* [Exercise]
Each entry below must appear in the output exactly as written.

* [Records provided]
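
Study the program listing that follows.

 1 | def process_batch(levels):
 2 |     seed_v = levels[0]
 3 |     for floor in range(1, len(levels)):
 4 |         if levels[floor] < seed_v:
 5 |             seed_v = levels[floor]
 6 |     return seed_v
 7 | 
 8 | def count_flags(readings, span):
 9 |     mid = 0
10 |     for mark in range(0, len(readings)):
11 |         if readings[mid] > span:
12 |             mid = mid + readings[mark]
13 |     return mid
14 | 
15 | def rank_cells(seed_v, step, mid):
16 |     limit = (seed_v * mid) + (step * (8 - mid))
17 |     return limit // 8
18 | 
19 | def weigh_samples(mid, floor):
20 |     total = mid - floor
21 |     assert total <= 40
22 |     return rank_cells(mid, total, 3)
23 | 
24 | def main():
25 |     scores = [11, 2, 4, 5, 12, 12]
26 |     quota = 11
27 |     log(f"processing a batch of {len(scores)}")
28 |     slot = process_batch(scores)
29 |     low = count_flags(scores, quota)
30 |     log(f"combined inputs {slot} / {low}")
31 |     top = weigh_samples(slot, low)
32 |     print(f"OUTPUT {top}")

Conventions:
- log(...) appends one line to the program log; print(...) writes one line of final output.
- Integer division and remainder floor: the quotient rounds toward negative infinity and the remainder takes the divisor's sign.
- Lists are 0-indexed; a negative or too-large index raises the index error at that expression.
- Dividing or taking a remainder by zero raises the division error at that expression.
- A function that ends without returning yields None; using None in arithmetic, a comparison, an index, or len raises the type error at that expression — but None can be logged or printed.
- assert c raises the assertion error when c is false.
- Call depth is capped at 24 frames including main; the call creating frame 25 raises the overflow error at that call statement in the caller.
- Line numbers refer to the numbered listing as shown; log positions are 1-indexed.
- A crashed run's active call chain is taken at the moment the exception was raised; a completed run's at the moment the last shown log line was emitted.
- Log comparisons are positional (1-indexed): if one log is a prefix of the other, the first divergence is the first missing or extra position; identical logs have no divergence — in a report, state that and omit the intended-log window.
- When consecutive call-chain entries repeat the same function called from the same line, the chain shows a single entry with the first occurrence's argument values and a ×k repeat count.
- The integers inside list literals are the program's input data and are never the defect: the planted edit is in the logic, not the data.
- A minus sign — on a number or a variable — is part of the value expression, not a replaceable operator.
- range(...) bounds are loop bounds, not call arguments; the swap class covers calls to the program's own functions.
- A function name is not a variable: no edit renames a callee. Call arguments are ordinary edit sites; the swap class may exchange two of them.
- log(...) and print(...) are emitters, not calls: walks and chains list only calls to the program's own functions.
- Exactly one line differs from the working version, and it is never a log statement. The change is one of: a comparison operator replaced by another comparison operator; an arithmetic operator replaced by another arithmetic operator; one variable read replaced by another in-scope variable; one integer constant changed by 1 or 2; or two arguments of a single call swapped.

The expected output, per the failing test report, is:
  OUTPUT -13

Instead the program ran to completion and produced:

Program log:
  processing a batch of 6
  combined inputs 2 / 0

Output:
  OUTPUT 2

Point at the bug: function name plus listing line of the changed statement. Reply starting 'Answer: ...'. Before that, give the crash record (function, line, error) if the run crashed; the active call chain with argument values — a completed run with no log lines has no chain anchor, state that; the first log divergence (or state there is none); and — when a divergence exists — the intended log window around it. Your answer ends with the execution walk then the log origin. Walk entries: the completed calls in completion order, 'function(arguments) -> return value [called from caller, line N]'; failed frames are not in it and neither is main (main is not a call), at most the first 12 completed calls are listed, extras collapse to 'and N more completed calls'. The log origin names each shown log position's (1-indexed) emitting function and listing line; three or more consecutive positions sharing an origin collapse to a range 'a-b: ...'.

Answer: the defect is in count_flags at line 11.
Key observation: The log first diverges at position 2: the faulty run prints 'combined inputs 2 / 0' where the working version prints 'combined inputs 2 / 24'.
Call chain: main.
First divergence: position 2 — shown 'combined inputs 2 / 0', intended 'combined inputs 2 / 24'.
Intended log window:
  1: processing a batch of 6
  2: combined inputs 2 / 24
Execution walk:
  process_batch([11, 2, 4, 5, 12, 12]) -> 2  [called from main, line 28]
  count_flags([11, 2, 4, 5, 12, 12], 11) -> 0  [called from main, line 29]
  rank_cells(2, 2, 3) -> 2  [called from weigh_samples, line 22]
  weigh_samples(2, 0) -> 2  [called from main, line 31]
Log origins:
  1: from main, line 27
  2: from main, line 30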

* [Solution to the problem]
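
Study the program listing that follows.

 1 | def process_batch(levels):
 2 |     seed_v = levels[0]
 3 |     for floor in range(1, len(levels)):
 4 |         if levels[floor] < seed_v:
 5 |             seed_v = levels[floor]
 6 |     return seed_v
 7 | 
 8 | def count_flags(readings, span):
 9 |     mid = 0
10 |     for mark in range(0, len(readings)):
11 |         if readings[mid] > span:
12 |             mid = mid + readings[mark]
13 |     return mid
14 | 
15 | def rank_cells(seed_v, step, mid):
16 |     limit = (seed_v * mid) + (step * (8 - mid))
17 |     return limit // 8
18 | 
19 | def weigh_samples(mid, floor):
20 |     total = mid - floor
21 |     assert total <= 40
22 |     return rank_cells(mid, total, 3)
23 | 
24 | def main():
25 |     scores = [11, 2, 4, 5, 12, 12]
26 |     quota = 11
27 |     log(f"processing a batch of {len(scores)}")
28 |     slot = process_batch(scores)
29 |     low = count_flags(scores, quota)
30 |     log(f"combined inputs {slot} / {low}")
31 |     top = weigh_samples(slot, low)
32 |     print(f"OUTPUT {top}")

Conventions:
- log(...) appends one line to the program log; print(...) writes one line of final output.
- Integer division and remainder floor: the quotient rounds toward negative infinity and the remainder takes the divisor's sign.
- Lists are 0-indexed; a negative or too-large index raises the index error at that expression.
- Dividing or taking a remainder by zero raises the division error at that expression.
- A function that ends without returning yields None; using None in arithmetic, a comparison, an index, or len raises the type error at that expression — but None can be logged or printed.
- assert c raises the assertion error when c is false.
- Call depth is capped at 24 frames including main; the call creating frame 25 raises the overflow error at that call statement in the caller.
- Line numbers refer to the numbered listing as shown; log positions are 1-indexed.
- A crashed run's active call chain is taken at the moment the exception was raised; a completed run's at the moment the last shown log line was emitted.
- Log comparisons are positional (1-indexed): if one log is a prefix of the other, the first divergence is the first missing or extra position; identical logs have no divergence — in a report, state that and omit the intended-log window.
- When consecutive call-chain entries repeat the same function called from the same line, the chain shows a single entry with the first occurrence's argument values and a ×k repeat count.
- The integers inside list literals are the program's input data and are never the defect: the planted edit is in the logic, not the data.
- A minus sign — on a number or a variable — is part of the value expression, not a replaceable operator.
- range(...) bounds are loop bounds, not call arguments; the swap class covers calls to the program's own functions.
- A function name is not a variable: no edit renames a callee. Call arguments are ordinary edit sites; the swap class may exchange two of them.
- log(...) and print(...) are emitters, not calls: walks and chains list only calls to the program's own functions.
- Exactly one line differs from the working version, and it is never a log statement. The change is one of: a comparison operator replaced by another comparison operator; an arithmetic operator replaced by another arithmetic operator; one variable read replaced by another in-scope variable; one integer constant changed by 1 or 2; or two arguments of a single call swapped.

The expected output, per the failing test report, is:
  OUTPUT -13

Instead the program ran to completion and produced:

Program log:
  processing a batch of 6
  combined inputs 2 / 0

Output:
  OUTPUT 2

Point at the bug: function name plus listing line of the changed statement. Reply starting 'Answer: ...'. Before that, give the crash record (function, line, error) if the run crashed; the active call chain with argument values — a completed run with no log lines has no chain anchor, state that; the first log divergence (or state there is none); and — when a divergence exists — the intended log window around it. Your answer ends with the execution walk then the log origin. Walk entries: the completed calls in completion order, 'function(arguments) -> return value [called from caller, line N]'; failed frames are not in it and neither is main (main is not a call), at most the first 12 completed calls are listed, extras collapse to 'and N more completed calls'. The log origin names each shown log position's (1-indexed) emitting function and listing line; three or more consecutive positions sharing an origin collapse to a range 'a-b: ...'.

Answer: the defect is in count_flags at line 11.
Key observation: The log first diverges at position 2: the faulty run prints 'combined inputs 2 / 0' where the working version prints 'combined inputs 2 / 24'.
Call chain: main.
First divergence: position 2 — shown 'combined inputs 2 / 0', intended 'combined inputs 2 / 24'.
Intended log window:
  1: processing a batch of 6
  2: combined inputs 2 / 24
Execution walk:
  process_batch([11, 2, 4, 5, 12, 12]) -> 2  [called from main, line 28]
  count_flags([11, 2, 4, 5, 12, 12], 11) -> 0  [called from main, line 29]
  rank_cells(2, 2, 3) -> 2  [called from weigh_samples, line 22]
  weigh_samples(2, 0) -> 2  [called from main, line 31]
Log origins:
  1: from main, line 27
  2: from main, line 30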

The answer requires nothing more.